• _What the exercise asks_:
Output all records exactly.

• _Records supplied_:
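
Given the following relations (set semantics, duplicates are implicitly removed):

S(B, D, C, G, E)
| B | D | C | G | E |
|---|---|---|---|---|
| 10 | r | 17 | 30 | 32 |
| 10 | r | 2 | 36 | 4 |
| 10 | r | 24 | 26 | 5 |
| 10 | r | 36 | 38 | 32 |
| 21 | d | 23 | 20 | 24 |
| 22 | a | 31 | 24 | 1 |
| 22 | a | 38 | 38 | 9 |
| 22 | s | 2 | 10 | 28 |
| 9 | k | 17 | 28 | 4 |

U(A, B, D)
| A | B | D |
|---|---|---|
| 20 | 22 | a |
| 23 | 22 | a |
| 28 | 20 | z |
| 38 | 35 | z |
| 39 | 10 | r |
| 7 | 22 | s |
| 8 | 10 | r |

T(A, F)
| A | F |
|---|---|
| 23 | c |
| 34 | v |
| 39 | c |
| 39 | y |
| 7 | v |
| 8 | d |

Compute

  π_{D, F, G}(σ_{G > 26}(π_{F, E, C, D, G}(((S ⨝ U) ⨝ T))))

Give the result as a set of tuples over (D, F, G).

Natural join on B, D: {(10, r, 17, 30, 32, 39), (10, r, 17, 30, 32, 8), (10, r, 2, 36, 4, 39), (10, r, 2, 36, 4, 8), (10, r, 24, 26, 5, 39), (10, r, 24, 26, 5, 8), (10, r, 36, 38, 32, 39), (10, r, 36, 38, 32, 8), (22, a, 31, 24, 1, 20), (22, a, 31, 24, 1, 23), (22, a, 38, 38, 9, 20), (22, a, 38, 38, 9, 23), (22, s, 2, 10, 28, 7)}
Natural join on A: {(10, r, 17, 30, 32, 39, c), (10, r, 17, 30, 32, 39, y), (10, r, 17, 30, 32, 8, d), (10, r, 2, 36, 4, 39, c), (10, r, 2, 36, 4, 39, y), (10, r, 2, 36, 4, 8, d), (10, r, 24, 26, 5, 39, c), (10, r, 24, 26, 5, 39, y), (10, r, 24, 26, 5, 8, d), (10, r, 36, 38, 32, 39, c), (10, r, 36, 38, 32, 39, y), (10, r, 36, 38, 32, 8, d), (22, a, 31, 24, 1, 23, c), (22, a, 38, 38, 9, 23, c), (22, s, 2, 10, 28, 7, v)}
Keep only column(s) F, E, C, D, G: {(c, 1, 31, a, 24), (c, 32, 17, r, 30), (c, 32, 36, r, 38), (c, 4, 2, r, 36), (c, 5, 24, r, 26), (c, 9, 38, a, 38), (d, 32, 17, r, 30), (d, 32, 36, r, 38), (d, 4, 2, r, 36), (d, 5, 24, r, 26), (v, 28, 2, s, 10), (y, 32, 17, r, 30), (y, 32, 36, r, 38), (y, 4, 2, r, 36), (y, 5, 24, r, 26)}
Apply σ_{G > 26}; surviving tuples: {(c, 32, 17, r, 30), (c, 32, 36, r, 38), (c, 4, 2, r, 36), (c, 9, 38, a, 38), (d, 32, 17, r, 30), (d, 32, 36, r, 38), (d, 4, 2, r, 36), (y, 32, 17, r, 30), (y, 32, 36, r, 38), (y, 4, 2, r, 36)}
Keep only column(s) D, F, G: {(a, c, 38), (r, c, 30), (r, c, 36), (r, c, 38), (r, d, 30), (r, d, 36), (r, d, 38), (r, y, 30), (r, y, 36), (r, y, 38)}

{(a, c, 38), (r, c, 30), (r, c, 36), (r, c, 38), (r, d, 30), (r, d, 36), (r, d, 38), (r, y, 30), (r, y, 36), (r, y, 38)}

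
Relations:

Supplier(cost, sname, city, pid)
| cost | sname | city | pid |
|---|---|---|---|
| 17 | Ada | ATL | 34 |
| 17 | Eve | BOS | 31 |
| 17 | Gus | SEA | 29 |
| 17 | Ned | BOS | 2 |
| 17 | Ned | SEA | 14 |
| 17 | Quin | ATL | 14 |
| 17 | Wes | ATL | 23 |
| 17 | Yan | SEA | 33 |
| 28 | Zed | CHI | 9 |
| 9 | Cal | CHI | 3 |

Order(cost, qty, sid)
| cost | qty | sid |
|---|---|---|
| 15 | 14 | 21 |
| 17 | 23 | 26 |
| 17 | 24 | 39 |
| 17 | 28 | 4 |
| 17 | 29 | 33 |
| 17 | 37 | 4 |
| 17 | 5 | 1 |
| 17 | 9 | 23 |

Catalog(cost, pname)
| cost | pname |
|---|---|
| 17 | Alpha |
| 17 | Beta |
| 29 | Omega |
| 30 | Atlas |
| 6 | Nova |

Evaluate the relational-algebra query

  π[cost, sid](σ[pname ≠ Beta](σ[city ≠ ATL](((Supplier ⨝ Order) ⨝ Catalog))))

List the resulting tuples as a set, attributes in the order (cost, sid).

{(17, 1), (17, 23), (17, 26), (17, 33), (17, 39), (17, 4)}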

• _Your solution_:
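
Given the following relations (set semantics, duplicates are implicitly removed):

S(B, D, C, G, E)
| B | D | C | G | E |
|---|---|---|---|---|
| 10 | r | 17 | 30 | 32 |
| 10 | r | 2 | 36 | 4 |
| 10 | r | 24 | 26 | 5 |
| 10 | r | 36 | 38 | 32 |
| 21 | d | 23 | 20 | 24 |
| 22 | a | 31 | 24 | 1 |
| 22 | a | 38 | 38 | 9 |
| 22 | s | 2 | 10 | 28 |
| 9 | k | 17 | 28 | 4 |

U(A, B, D)
| A | B | D |
|---|---|---|
| 20 | 22 | a |
| 23 | 22 | a |
| 28 | 20 | z |
| 38 | 35 | z |
| 39 | 10 | r |
| 7 | 22 | s |
| 8 | 10 | r |

T(A, F)
| A | F |
|---|---|
| 23 | c |
| 34 | v |
| 39 | c |
| 39 | y |
| 7 | v |
| 8 | d |

Compute

  π_{D, F, G}(σ_{G > 26}(π_{F, E, C, D, G}(((S ⨝ U) ⨝ T))))

Give the result as a set of tuples over (D, F, G).

Natural join on B, D: {(10, r, 17, 30, 32, 39), (10, r, 17, 30, 32, 8), (10, r, 2, 36, 4, 39), (10, r, 2, 36, 4, 8), (10, r, 24, 26, 5, 39), (10, r, 24, 26, 5, 8), (10, r, 36, 38, 32, 39), (10, r, 36, 38, 32, 8), (22, a, 31, 24, 1, 20), (22, a, 31, 24, 1, 23), (22, a, 38, 38, 9, 20), (22, a, 38, 38, 9, 23), (22, s, 2, 10, 28, 7)}
Natural join on A: {(10, r, 17, 30, 32, 39, c), (10, r, 17, 30, 32, 39, y), (10, r, 17, 30, 32, 8, d), (10, r, 2, 36, 4, 39, c), (10, r, 2, 36, 4, 39, y), (10, r, 2, 36, 4, 8, d), (10, r, 24, 26, 5, 39, c), (10, r, 24, 26, 5, 39, y), (10, r, 24, 26, 5, 8, d), (10, r, 36, 38, 32, 39, c), (10, r, 36, 38, 32, 39, y), (10, r, 36, 38, 32, 8, d), (22, a, 31, 24, 1, 23, c), (22, a, 38, 38, 9, 23, c), (22, s, 2, 10, 28, 7, v)}
Keep only column(s) F, E, C, D, G: {(c, 1, 31, a, 24), (c, 32, 17, r, 30), (c, 32, 36, r, 38), (c, 4, 2, r, 36), (c, 5, 24, r, 26), (c, 9, 38, a, 38), (d, 32, 17, r, 30), (d, 32, 36, r, 38), (d, 4, 2, r, 36), (d, 5, 24, r, 26), (v, 28, 2, s, 10), (y, 32, 17, r, 30), (y, 32, 36, r, 38), (y, 4, 2, r, 36), (y, 5, 24, r, 26)}
Apply σ_{G > 26}; surviving tuples: {(c, 32, 17, r, 30), (c, 32, 36, r, 38), (c, 4, 2, r, 36), (c, 9, 38, a, 38), (d, 32, 17, r, 30), (d, 32, 36, r, 38), (d, 4, 2, r, 36), (y, 32, 17, r, 30), (y, 32, 36, r, 38), (y, 4, 2, r, 36)}
Keep only column(s) D, F, G: {(a, c, 38), (r, c, 30), (r, c, 36), (r, c, 38), (r, d, 30), (r, d, 36), (r, d, 38), (r, y, 30), (r, y, 36), (r, y, 38)}

{(a, c, 38), (r, c, 30), (r, c, 36), (r, c, 38), (r, d, 30), (r, d, 36), (r, d, 38), (r, y, 30), (r, y, 36), (r, y, 38)}

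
Relations:

Supplier(cost, sname, city, pid)
| cost | sname | city | pid |
|---|---|---|---|
| 17 | Ada | ATL | 34 |
| 17 | Eve | BOS | 31 |
| 17 | Gus | SEA | 29 |
| 17 | Ned | BOS | 2 |
| 17 | Ned | SEA | 14 |
| 17 | Quin | ATL | 14 |
| 17 | Wes | ATL | 23 |
| 17 | Yan | SEA | 33 |
| 28 | Zed | CHI | 9 |
| 9 | Cal | CHI | 3 |

Order(cost, qty, sid)
| cost | qty | sid |
|---|---|---|
| 15 | 14 | 21 |
| 17 | 23 | 26 |
| 17 | 24 | 39 |
| 17 | 28 | 4 |
| 17 | 29 | 33 |
| 17 | 37 | 4 |
| 17 | 5 | 1 |
| 17 | 9 | 23 |

Catalog(cost, pname)
| cost | pname |
|---|---|
| 17 | Alpha |
| 17 | Beta |
| 29 | Omega |
| 30 | Atlas |
| 6 | Nova |

Evaluate the relational-algebra query

  π[cost, sid](σ[pname ≠ Beta](σ[city ≠ ATL](((Supplier ⨝ Order) ⨝ Catalog))))

List the resulting tuples as a set, attributes in the order (cost, sid).

{(17, 1), (17, 23), (17, 26), (17, 33), (17, 39), (17, 4)}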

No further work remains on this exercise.